### DIRECTIONS
Find the string "axis" in the records. Copy each line that has it.

### SUPPLIED DATA
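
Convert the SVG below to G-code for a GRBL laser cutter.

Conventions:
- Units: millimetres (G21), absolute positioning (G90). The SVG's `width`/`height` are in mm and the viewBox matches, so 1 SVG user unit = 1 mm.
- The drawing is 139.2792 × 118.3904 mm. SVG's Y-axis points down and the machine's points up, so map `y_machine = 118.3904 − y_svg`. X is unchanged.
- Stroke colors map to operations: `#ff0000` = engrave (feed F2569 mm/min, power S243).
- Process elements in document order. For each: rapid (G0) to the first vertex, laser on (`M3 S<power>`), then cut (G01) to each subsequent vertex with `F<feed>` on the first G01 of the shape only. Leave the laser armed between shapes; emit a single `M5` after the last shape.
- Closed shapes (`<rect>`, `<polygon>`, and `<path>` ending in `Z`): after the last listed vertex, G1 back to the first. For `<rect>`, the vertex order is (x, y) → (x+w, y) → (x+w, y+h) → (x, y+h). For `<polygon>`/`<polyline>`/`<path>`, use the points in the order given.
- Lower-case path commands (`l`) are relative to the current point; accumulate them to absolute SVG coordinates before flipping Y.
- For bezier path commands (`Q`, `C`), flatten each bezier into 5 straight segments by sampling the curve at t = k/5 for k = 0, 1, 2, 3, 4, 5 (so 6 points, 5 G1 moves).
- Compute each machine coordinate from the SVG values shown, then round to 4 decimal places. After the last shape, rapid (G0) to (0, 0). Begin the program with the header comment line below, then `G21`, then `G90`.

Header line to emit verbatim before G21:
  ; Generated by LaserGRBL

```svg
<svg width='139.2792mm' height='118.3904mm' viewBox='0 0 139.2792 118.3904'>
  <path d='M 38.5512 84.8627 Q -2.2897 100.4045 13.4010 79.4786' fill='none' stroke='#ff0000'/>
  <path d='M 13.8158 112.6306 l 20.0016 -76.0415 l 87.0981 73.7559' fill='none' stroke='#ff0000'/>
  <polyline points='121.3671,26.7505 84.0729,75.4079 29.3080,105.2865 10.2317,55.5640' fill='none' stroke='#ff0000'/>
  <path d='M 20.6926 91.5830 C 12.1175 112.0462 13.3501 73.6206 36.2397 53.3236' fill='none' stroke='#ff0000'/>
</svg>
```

Since the viewBox matches the mm dimensions, user units are millimetres directly. The only transform is the Y-flip y_m = 118.3904 − y_svg.

Shape 1 is a quadratic bezier drawn with `<path>`. Its stroke #ff0000 means engrave at S243, F2569. After flipping Y the toolpath is (38.5512,33.5277) → (24.4761,28.7697) → (14.9235,26.9291) → (9.8935,28.0059) → (9.3860,32.0001) → (13.4010,38.9118).

Shape 2 is a open polyline drawn with `<path>`. Its stroke #ff0000 means engrave at S243, F2569. After flipping Y the toolpath is (13.8158,5.7598) → (33.8174,81.8013) → (120.9155,8.0454).

Shape 3 is a open polyline drawn with `<polyline>`. Its stroke #ff0000 means engrave at S243, F2569. After flipping Y the toolpath is (121.3671,91.6399) → (84.0729,42.9825) → (29.3080,13.1039) → (10.2317,62.8264).

Shape 4 is a cubic bezier drawn with `<path>`. Its stroke #ff0000 means engrave at S243, F2569. After flipping Y the toolpath is (20.6926,26.8074) → (16.8193,20.9800) → (15.8685,25.5891) → (18.4092,36.9378) → (25.0100,51.3293) → (36.2397,65.0668).

; Generated by LaserGRBL
G21
G90
G0 X38.5512 Y33.5277
M3 S243
G01 X24.4761 Y28.7697 F2569
G01 X14.9235 Y26.9291
G01 X9.8935 Y28.0059
G01 X9.3860 Y32.0001
G01 X13.4010 Y38.9118
G0 X13.8158 Y5.7598
M3 S243
G01 X33.8174 Y81.8013 F2569
G01 X120.9155 Y8.0454
G0 X121.3671 Y91.6399
M3 S243
G01 X84.0729 Y42.9825 F2569
G01 X29.3080 Y13.1039
G01 X10.2317 Y62.8264
G0 X20.6926 Y26.8074
M3 S243
G01 X16.8193 Y20.9800 F2569
G01 X15.8685 Y25.5891
G01 X18.4092 Y36.9378
G01 X25.0100 Y51.3293
G01 X36.2397 Y65.0668
M5
G0 X0.0000 Y0.0000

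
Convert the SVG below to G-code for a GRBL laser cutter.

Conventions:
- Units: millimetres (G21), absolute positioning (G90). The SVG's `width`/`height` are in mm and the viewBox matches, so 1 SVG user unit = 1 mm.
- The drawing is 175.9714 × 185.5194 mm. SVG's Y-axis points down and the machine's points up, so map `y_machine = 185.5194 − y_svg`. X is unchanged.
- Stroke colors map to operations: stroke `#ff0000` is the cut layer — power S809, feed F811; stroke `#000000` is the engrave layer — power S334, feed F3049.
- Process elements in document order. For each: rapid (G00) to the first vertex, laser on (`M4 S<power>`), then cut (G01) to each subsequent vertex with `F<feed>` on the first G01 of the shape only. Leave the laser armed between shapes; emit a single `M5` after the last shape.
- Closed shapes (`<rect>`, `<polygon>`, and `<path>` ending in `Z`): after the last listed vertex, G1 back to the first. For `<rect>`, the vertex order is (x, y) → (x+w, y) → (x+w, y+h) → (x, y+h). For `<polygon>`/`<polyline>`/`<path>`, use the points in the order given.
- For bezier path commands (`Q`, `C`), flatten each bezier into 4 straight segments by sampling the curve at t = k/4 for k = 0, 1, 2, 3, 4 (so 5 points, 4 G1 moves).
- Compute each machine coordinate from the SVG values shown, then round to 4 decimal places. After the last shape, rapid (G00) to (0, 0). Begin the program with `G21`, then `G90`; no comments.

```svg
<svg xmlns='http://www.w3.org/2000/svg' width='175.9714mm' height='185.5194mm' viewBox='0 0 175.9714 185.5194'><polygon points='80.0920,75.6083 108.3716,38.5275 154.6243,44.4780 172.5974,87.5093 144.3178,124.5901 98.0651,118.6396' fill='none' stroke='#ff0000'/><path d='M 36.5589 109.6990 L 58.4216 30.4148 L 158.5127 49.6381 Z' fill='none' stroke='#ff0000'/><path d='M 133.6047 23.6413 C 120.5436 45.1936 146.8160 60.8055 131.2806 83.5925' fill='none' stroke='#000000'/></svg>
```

viewBox `0 0 175.9714 185.5194` with mm width/height → 1 unit = 1 mm. Flip: y_m = 185.5194 − y_svg.

**Shape 1** — `<polygon>` regular polygon, stroke `#ff0000` → cut (S809, F811). Machine vertices: (80.0920,109.9111) → (108.3716,146.9919) → (154.6243,141.0414) → (172.5974,98.0101) → (144.3178,60.9293) → (98.0651,66.8798) → (80.0920,109.9111). Closed: final G1 returns to the first vertex.

**Shape 2** — `<path>` closed polygon, stroke `#ff0000` → cut (S809, F811). Machine vertices: (36.5589,75.8204) → (58.4216,155.1046) → (158.5127,135.8813) → (36.5589,75.8204). Closed: final G1 returns to the first vertex.

**Shape 3** — `<path>` cubic bezier, stroke `#000000` → engrave (S334, F3049). Control points (SVG): P0=(133.6047,23.6413), P1=(120.5436,45.1936), P2=(146.8160,60.8055), P3=(131.2806,83.5925); sampled at t=k/4. Machine vertices: (133.6047,161.8781) → (129.9161,146.6228) → (133.3705,132.3655) → (136.3610,117.8767) → (131.2806,101.9269). Open path.

G21
G90
G00 X80.0920 Y109.9111
M4 S809
G01 X108.3716 Y146.9919 F811
G01 X154.6243 Y141.0414
G01 X172.5974 Y98.0101
G01 X144.3178 Y60.9293
G01 X98.0651 Y66.8798
G01 X80.0920 Y109.9111
G00 X36.5589 Y75.8204
M4 S809
G01 X58.4216 Y155.1046 F811
G01 X158.5127 Y135.8813
G01 X36.5589 Y75.8204
G00 X133.6047 Y161.8781
M4 S334
G01 X129.9161 Y146.6228 F3049
G01 X133.3705 Y132.3655
G01 X136.3610 Y117.8767
G01 X131.2806 Y101.9269
M5
G00 X0.0000 Y0.0000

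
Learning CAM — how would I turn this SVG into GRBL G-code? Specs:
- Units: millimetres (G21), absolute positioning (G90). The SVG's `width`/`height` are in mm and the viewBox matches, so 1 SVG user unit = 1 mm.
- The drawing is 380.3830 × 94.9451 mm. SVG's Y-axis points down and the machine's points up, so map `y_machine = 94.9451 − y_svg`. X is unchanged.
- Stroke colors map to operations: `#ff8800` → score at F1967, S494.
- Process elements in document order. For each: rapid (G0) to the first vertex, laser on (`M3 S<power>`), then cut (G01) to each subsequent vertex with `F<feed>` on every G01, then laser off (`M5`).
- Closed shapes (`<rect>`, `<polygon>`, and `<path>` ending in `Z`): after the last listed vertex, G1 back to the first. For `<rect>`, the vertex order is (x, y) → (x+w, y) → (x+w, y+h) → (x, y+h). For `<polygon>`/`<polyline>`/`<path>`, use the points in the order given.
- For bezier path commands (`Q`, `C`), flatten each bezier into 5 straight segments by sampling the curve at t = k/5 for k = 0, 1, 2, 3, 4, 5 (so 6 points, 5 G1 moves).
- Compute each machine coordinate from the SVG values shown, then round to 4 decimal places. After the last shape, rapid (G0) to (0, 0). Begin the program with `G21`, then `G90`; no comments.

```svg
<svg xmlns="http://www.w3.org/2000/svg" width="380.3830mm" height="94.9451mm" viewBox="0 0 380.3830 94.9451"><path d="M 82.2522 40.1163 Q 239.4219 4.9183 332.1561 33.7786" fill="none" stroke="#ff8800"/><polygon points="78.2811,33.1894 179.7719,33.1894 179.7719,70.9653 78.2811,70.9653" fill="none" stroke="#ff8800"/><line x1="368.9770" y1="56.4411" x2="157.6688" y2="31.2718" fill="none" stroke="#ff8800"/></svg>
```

1 u = 1 mm; y_m = 94.9451 − y.

[1] `<path>` quadratic bezier, #ff8800→score S494 F1967: (82.2522,54.8288) → (142.5427,66.3457) → (197.6783,72.7379) → (247.6591,74.0054) → (292.4850,70.1483) → (332.1561,61.1665)

[2] `<polygon>` rectangle, #ff8800→score S494 F1967: (78.2811,61.7557) → (179.7719,61.7557) → (179.7719,23.9798) → (78.2811,23.9798) → (78.2811,61.7557) (closed)

[3] `<line>` line segment, #ff8800→score S494 F1967: (368.9770,38.5040) → (157.6688,63.6733)

G21
G90
G0 X82.2522 Y54.8288
M3 S494
G01 X142.5427 Y66.3457 F1967
G01 X197.6783 Y72.7379 F1967
G01 X247.6591 Y74.0054 F1967
G01 X292.4850 Y70.1483 F1967
G01 X332.1561 Y61.1665 F1967
M5
G0 X78.2811 Y61.7557
M3 S494
G01 X179.7719 Y61.7557 F1967
G01 X179.7719 Y23.9798 F1967
G01 X78.2811 Y23.9798 F1967
G01 X78.2811 Y61.7557 F1967
M5
G0 X368.9770 Y38.5040
M3 S494
G01 X157.6688 Y63.6733 F1967
M5
G0 X0.0000 Y0.0000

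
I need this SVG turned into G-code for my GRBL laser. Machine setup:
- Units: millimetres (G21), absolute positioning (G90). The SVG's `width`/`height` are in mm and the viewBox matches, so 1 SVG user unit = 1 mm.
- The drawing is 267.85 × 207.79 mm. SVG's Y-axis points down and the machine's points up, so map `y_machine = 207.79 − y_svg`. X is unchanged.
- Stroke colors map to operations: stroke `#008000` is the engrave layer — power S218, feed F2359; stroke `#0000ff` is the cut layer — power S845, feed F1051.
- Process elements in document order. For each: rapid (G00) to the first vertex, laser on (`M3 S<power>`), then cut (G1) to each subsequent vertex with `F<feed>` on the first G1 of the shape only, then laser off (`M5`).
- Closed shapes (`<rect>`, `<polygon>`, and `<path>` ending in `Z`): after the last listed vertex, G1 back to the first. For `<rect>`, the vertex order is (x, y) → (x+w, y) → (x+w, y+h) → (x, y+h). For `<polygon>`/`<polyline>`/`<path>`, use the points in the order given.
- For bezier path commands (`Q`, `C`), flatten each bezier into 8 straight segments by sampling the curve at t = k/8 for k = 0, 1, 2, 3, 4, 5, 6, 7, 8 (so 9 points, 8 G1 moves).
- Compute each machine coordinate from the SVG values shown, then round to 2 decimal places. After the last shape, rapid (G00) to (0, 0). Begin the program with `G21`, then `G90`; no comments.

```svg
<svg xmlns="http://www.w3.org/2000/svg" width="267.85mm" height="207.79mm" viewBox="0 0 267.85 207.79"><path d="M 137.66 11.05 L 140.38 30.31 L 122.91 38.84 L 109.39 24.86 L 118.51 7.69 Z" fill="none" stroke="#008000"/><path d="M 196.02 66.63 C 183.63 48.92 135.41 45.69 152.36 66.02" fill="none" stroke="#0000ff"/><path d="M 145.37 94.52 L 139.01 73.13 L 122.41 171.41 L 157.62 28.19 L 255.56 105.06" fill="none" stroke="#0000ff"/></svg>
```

1 u = 1 mm; y_m = 207.79 − y.

[1] `<path>` regular polygon, #008000→engrave S218 F2359: (137.66,196.74) → (140.38,177.48) → (122.91,168.95) → (109.39,182.93) → (118.51,200.10) → (137.66,196.74) (closed)

[2] `<path>` cubic bezier, #0000ff→cut S845 F1051: (196.02,141.16) → (189.89,147.10) → (181.59,151.59) → (172.29,154.50) → (163.19,155.73) → (155.46,155.18) → (150.29,152.74) → (148.86,148.31) → (152.36,141.77)

[3] `<path>` open polyline, #0000ff→cut S845 F1051: (145.37,113.27) → (139.01,134.66) → (122.41,36.38) → (157.62,179.60) → (255.56,102.73)

G21
G90
G00 X137.66 Y196.74
M3 S218
G1 X140.38 Y177.48 F2359
G1 X122.91 Y168.95
G1 X109.39 Y182.93
G1 X118.51 Y200.10
G1 X137.66 Y196.74
M5
G00 X196.02 Y141.16
M3 S845
G1 X189.89 Y147.10 F1051
G1 X181.59 Y151.59
G1 X172.29 Y154.50
G1 X163.19 Y155.73
G1 X155.46 Y155.18
G1 X150.29 Y152.74
G1 X148.86 Y148.31
G1 X152.36 Y141.77
M5
G00 X145.37 Y113.27
M3 S845
G1 X139.01 Y134.66 F1051
G1 X122.41 Y36.38
G1 X157.62 Y179.60
G1 X255.56 Y102.73
M5
G00 X0.00 Y0.00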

### WORKED SOLUTION
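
- The drawing is 139.2792 × 118.3904 mm. SVG's Y-axis points down and the machine's points up, so map `y_machine = 118.3904 − y_svg`. X is unchanged.
- The drawing is 175.9714 × 185.5194 mm. SVG's Y-axis points down and the machine's points up, so map `y_machine = 185.5194 − y_svg`. X is unchanged.
- The drawing is 380.3830 × 94.9451 mm. SVG's Y-axis points down and the machine's points up, so map `y_machine = 94.9451 − y_svg`. X is unchanged.
- The drawing is 267.85 × 207.79 mm. SVG's Y-axis points down and the machine's points up, so map `y_machine = 207.79 − y_svg`. X is unchanged.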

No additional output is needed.